> **TASK PROMPT**
Copy the lines below exactly. Start at the first and finish with the line containing "(-0.34*l^4 - 0.84*l^3".

(Stored records)

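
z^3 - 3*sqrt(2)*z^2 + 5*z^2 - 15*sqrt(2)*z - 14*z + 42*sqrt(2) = (z - 2)*(z + 7)*(z - 3*sqrt(2))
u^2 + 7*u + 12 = (u + 3)*(u + 4)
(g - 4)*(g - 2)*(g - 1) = g^3 - 7*g^2 + 14*g - 8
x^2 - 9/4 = (x - 3/2)*(x + 3/2)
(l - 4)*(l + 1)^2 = l^3 - 2*l^2 - 7*l - 4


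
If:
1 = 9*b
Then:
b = 1/9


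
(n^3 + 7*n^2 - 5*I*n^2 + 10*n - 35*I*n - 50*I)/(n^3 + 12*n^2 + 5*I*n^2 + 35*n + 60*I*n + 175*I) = (n^2 + n*(2 - 5*I) - 10*I)/(n^2 + n*(7 + 5*I) + 35*I)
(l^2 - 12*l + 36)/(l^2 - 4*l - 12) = (l - 6)/(l + 2)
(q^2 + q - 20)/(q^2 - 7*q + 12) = (q + 5)/(q - 3)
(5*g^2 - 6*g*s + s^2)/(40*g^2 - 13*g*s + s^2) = (-g + s)/(-8*g + s)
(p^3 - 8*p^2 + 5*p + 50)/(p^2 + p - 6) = (p^3 - 8*p^2 + 5*p + 50)/(p^2 + p - 6)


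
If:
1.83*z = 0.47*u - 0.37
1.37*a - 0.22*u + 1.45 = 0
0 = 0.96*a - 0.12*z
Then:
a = 0.23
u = 8.04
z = 1.86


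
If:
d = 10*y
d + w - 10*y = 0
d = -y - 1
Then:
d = -10/11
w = 0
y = -1/11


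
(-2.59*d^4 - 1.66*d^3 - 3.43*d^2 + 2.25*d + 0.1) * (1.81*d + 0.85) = -4.6879*d^5 - 5.2061*d^4 - 7.6193*d^3 + 1.157*d^2 + 2.0935*d + 0.085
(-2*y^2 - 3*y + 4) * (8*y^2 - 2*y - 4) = -16*y^4 - 20*y^3 + 46*y^2 + 4*y - 16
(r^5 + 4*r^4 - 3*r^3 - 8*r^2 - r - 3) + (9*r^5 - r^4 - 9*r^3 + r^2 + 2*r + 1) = 10*r^5 + 3*r^4 - 12*r^3 - 7*r^2 + r - 2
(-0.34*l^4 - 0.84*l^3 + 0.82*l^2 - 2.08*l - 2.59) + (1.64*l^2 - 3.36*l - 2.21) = -0.34*l^4 - 0.84*l^3 + 2.46*l^2 - 5.44*l - 4.8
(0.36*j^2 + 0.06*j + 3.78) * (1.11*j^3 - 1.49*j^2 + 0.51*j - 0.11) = 0.3996*j^5 - 0.4698*j^4 + 4.29*j^3 - 5.6412*j^2 + 1.9212*j - 0.4158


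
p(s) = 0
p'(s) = 0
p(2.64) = 0.00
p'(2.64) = 0.00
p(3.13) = 0.00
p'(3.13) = 0.00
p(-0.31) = 0.00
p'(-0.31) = 0.00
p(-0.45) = 0.00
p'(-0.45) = 0.00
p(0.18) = 0.00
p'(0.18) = 0.00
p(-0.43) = 0.00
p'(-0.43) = 0.00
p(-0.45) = 0.00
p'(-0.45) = 0.00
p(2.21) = 0.00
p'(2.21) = 0.00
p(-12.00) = 0.00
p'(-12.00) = 0.00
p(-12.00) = 0.00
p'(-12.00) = 0.00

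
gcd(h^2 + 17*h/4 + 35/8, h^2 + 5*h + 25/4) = h + 5/2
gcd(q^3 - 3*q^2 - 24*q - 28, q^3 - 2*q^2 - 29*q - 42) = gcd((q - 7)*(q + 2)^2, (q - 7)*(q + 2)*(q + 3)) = q^2 - 5*q - 14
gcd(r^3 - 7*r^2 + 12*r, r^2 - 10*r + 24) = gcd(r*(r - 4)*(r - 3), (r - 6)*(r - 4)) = r - 4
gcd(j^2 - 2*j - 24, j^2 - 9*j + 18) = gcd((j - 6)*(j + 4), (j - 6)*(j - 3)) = j - 6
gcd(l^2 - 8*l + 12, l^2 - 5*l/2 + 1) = l - 2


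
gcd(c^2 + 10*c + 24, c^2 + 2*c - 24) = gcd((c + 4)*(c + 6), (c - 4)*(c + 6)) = c + 6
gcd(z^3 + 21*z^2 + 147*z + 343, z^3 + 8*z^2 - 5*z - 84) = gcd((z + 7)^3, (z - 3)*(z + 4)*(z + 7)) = z + 7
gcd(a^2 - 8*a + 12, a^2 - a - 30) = a - 6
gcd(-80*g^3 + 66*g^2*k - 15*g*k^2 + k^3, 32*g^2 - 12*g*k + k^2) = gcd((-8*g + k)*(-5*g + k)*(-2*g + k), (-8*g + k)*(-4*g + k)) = 8*g - k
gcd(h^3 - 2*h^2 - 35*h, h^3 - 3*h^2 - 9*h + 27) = 1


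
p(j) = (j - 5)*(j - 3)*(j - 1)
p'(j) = (j - 5)*(j - 3) + (j - 5)*(j - 1) + (j - 3)*(j - 1) = 3*j^2 - 18*j + 23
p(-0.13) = -18.14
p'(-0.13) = 25.39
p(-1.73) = -86.90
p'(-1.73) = 63.12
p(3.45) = -1.71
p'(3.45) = -3.39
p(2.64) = 1.39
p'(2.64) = -3.61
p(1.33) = 2.02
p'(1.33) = 4.37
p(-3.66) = -268.77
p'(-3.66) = 129.07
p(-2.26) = -124.49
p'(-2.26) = 79.00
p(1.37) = 2.19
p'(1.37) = 3.97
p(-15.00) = -5760.00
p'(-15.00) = 968.00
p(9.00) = 192.00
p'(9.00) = 104.00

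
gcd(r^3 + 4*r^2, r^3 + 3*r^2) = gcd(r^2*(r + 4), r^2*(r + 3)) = r^2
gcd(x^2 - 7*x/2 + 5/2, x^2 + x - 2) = x - 1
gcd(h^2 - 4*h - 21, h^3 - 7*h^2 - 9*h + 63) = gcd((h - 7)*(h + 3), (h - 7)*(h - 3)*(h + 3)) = h^2 - 4*h - 21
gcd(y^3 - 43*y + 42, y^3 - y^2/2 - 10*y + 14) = 1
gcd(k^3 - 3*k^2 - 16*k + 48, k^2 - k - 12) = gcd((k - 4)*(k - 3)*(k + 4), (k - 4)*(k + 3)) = k - 4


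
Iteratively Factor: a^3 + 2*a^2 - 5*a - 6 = (a - 2)*(a^2 + 4*a + 3) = (a - 2)*(a + 3)*(a + 1)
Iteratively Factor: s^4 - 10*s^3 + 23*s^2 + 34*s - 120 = (s + 2)*(s^3 - 12*s^2 + 47*s - 60) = (s - 3)*(s + 2)*(s^2 - 9*s + 20) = (s - 5)*(s - 3)*(s + 2)*(s - 4)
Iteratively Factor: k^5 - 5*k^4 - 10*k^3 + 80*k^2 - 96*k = (k)*(k^4 - 5*k^3 - 10*k^2 + 80*k - 96) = k*(k + 4)*(k^3 - 9*k^2 + 26*k - 24) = k*(k - 4)*(k + 4)*(k^2 - 5*k + 6) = k*(k - 4)*(k - 3)*(k + 4)*(k - 2)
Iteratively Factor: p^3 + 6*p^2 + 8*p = (p + 4)*(p^2 + 2*p) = p*(p + 4)*(p + 2)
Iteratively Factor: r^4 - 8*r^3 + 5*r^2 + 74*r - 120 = (r - 5)*(r^3 - 3*r^2 - 10*r + 24) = (r - 5)*(r + 3)*(r^2 - 6*r + 8) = (r - 5)*(r - 2)*(r + 3)*(r - 4)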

> **RESPONSE TO THIS TASK**
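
z^3 - 3*sqrt(2)*z^2 + 5*z^2 - 15*sqrt(2)*z - 14*z + 42*sqrt(2) = (z - 2)*(z + 7)*(z - 3*sqrt(2))
u^2 + 7*u + 12 = (u + 3)*(u + 4)
(g - 4)*(g - 2)*(g - 1) = g^3 - 7*g^2 + 14*g - 8
x^2 - 9/4 = (x - 3/2)*(x + 3/2)
(l - 4)*(l + 1)^2 = l^3 - 2*l^2 - 7*l - 4


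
If:
1 = 9*b
Then:
b = 1/9


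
(n^3 + 7*n^2 - 5*I*n^2 + 10*n - 35*I*n - 50*I)/(n^3 + 12*n^2 + 5*I*n^2 + 35*n + 60*I*n + 175*I) = (n^2 + n*(2 - 5*I) - 10*I)/(n^2 + n*(7 + 5*I) + 35*I)
(l^2 - 12*l + 36)/(l^2 - 4*l - 12) = (l - 6)/(l + 2)
(q^2 + q - 20)/(q^2 - 7*q + 12) = (q + 5)/(q - 3)
(5*g^2 - 6*g*s + s^2)/(40*g^2 - 13*g*s + s^2) = (-g + s)/(-8*g + s)
(p^3 - 8*p^2 + 5*p + 50)/(p^2 + p - 6) = (p^3 - 8*p^2 + 5*p + 50)/(p^2 + p - 6)


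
If:
1.83*z = 0.47*u - 0.37
1.37*a - 0.22*u + 1.45 = 0
0 = 0.96*a - 0.12*z
Then:
a = 0.23
u = 8.04
z = 1.86


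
If:
d = 10*y
d + w - 10*y = 0
d = -y - 1
Then:
d = -10/11
w = 0
y = -1/11


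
(-2.59*d^4 - 1.66*d^3 - 3.43*d^2 + 2.25*d + 0.1) * (1.81*d + 0.85) = -4.6879*d^5 - 5.2061*d^4 - 7.6193*d^3 + 1.157*d^2 + 2.0935*d + 0.085
(-2*y^2 - 3*y + 4) * (8*y^2 - 2*y - 4) = -16*y^4 - 20*y^3 + 46*y^2 + 4*y - 16
(r^5 + 4*r^4 - 3*r^3 - 8*r^2 - r - 3) + (9*r^5 - r^4 - 9*r^3 + r^2 + 2*r + 1) = 10*r^5 + 3*r^4 - 12*r^3 - 7*r^2 + r - 2
(-0.34*l^4 - 0.84*l^3 + 0.82*l^2 - 2.08*l - 2.59) + (1.64*l^2 - 3.36*l - 2.21) = -0.34*l^4 - 0.84*l^3 + 2.46*l^2 - 5.44*l - 4.8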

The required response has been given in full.